**Stored data entries**
============
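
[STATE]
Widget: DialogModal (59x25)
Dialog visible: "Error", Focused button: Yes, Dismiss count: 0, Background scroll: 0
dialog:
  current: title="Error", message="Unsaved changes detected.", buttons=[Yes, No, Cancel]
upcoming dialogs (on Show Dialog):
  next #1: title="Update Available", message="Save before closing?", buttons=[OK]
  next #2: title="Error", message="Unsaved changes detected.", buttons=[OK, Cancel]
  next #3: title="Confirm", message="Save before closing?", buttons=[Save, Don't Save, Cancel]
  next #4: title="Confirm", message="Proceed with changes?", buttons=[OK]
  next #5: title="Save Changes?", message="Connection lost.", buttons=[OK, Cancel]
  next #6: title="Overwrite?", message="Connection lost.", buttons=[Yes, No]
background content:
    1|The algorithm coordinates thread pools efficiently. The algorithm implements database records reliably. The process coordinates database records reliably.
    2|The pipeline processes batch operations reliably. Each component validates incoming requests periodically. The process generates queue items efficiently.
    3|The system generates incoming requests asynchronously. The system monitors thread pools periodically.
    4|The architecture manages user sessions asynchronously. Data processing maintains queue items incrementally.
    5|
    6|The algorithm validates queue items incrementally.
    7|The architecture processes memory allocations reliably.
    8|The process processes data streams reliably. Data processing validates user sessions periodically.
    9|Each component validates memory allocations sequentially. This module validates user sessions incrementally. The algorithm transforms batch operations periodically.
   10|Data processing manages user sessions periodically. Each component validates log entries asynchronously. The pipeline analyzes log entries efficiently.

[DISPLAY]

The algorithm coordinates thread pools efficiently. The alg
The pipeline processes batch operations reliably. Each comp
The system generates incoming requests asynchronously. The 
The architecture manages user sessions asynchronously. Data
                                                           
The algorithm validates queue items incrementally.         
The architecture processes memory allocations reliably.    
The process processes data streams reliably. Data processin
Each component validates memory allocations sequentially. T
Data processing manages user sessions periodically. Each co
               ┌───────────────────────────┐               
               │           Error           │               
               │ Unsaved changes detected. │               
               │    [Yes]  No   Cancel     │               
               └───────────────────────────┘               
                                                           
                                                           
                                                           
                                                           
                                                           
                                                           
                                                           
                                                           
                                                           
                                                           


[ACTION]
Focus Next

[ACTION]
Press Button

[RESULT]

The algorithm coordinates thread pools efficiently. The alg
The pipeline processes batch operations reliably. Each comp
The system generates incoming requests asynchronously. The 
The architecture manages user sessions asynchronously. Data
                                                           
The algorithm validates queue items incrementally.         
The architecture processes memory allocations reliably.    
The process processes data streams reliably. Data processin
Each component validates memory allocations sequentially. T
Data processing manages user sessions periodically. Each co
                                                           
                                                           
                                                           
                                                           
                                                           
                                                           
                                                           
                                                           
                                                           
                                                           
                                                           
                                                           
                                                           
                                                           
                                                           


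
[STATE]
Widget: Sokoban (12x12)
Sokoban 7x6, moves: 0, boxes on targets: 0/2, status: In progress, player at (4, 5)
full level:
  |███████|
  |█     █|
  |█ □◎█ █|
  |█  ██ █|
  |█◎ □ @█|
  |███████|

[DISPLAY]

███████     
█     █     
█ □◎█ █     
█  ██ █     
█◎ □ @█     
███████     
Moves: 0  0/
            
            
            
            
            


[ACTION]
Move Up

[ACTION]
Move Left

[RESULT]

███████     
█     █     
█ □◎█ █     
█  ██@█     
█◎ □  █     
███████     
Moves: 1  0/
            
            
            
            
            


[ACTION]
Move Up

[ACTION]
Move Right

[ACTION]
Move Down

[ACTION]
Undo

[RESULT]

███████     
█     █     
█ □◎█@█     
█  ██ █     
█◎ □  █     
███████     
Moves: 2  0/
            
            
            
            
            


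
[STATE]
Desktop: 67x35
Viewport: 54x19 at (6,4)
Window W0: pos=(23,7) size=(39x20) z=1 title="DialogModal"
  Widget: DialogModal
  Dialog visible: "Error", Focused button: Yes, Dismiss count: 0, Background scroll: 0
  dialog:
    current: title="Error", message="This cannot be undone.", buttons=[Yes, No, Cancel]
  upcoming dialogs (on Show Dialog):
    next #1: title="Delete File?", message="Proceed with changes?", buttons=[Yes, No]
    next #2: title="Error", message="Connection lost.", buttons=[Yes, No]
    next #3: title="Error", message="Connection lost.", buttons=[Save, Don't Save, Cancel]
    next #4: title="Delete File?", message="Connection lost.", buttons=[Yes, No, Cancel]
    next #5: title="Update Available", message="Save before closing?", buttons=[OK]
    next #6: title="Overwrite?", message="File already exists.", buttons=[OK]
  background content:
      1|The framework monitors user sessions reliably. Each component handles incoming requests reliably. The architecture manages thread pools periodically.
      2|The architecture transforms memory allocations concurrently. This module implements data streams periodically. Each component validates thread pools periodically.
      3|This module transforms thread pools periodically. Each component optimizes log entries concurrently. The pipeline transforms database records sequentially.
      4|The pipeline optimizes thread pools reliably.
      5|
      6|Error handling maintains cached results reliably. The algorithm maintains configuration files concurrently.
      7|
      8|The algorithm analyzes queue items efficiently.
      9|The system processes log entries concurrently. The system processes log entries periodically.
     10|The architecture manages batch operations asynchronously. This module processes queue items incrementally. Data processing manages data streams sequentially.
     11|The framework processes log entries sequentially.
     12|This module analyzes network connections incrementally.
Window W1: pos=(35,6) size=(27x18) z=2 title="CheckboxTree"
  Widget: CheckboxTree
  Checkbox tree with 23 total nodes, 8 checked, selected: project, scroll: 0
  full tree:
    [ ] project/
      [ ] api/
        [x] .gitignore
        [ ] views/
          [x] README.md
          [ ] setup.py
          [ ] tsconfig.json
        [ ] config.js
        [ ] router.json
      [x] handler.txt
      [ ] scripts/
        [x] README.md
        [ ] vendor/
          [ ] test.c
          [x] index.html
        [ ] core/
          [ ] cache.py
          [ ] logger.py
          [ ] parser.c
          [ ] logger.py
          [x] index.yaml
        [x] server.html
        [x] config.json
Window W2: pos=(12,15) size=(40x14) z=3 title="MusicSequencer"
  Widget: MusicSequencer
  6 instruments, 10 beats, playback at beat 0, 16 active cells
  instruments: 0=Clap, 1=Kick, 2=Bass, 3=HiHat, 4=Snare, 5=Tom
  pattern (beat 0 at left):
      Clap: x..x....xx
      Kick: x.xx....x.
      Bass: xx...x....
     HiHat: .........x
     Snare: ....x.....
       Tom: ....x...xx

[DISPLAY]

                                                      
                                                      
                             ┏━━━━━━━━━━━━━━━━━━━━━━━━
                 ┏━━━━━━━━━━━┃ CheckboxTree           
                 ┃ DialogModa┠────────────────────────
                 ┠───────────┃>[-] project/           
                 ┃The framewo┃   [-] api/             
                 ┃The archite┃     [x] .gitignore     
                 ┃This module┃     [-] views/         
                 ┃The pipelin┃       [x] README.md    
                 ┃           ┃       [ ] setup.py     
      ┏━━━━━━━━━━━━━━━━━━━━━━━━━━━━━━━━━━━━━━┓fig.json
      ┃ MusicSequencer                       ┃js      
      ┠──────────────────────────────────────┨json    
      ┃      ▼123456789                      ┃xt      
      ┃  Clap█··█····██                      ┃        
      ┃  Kick█·██····█·                      ┃md      
      ┃  Bass██···█····                      ┃        
      ┃ HiHat·········█                      ┃c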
============
**Your objective**
If a line in the entries holds the string "beat", it belongs in the tally; state the tally alone.

**Task output**
2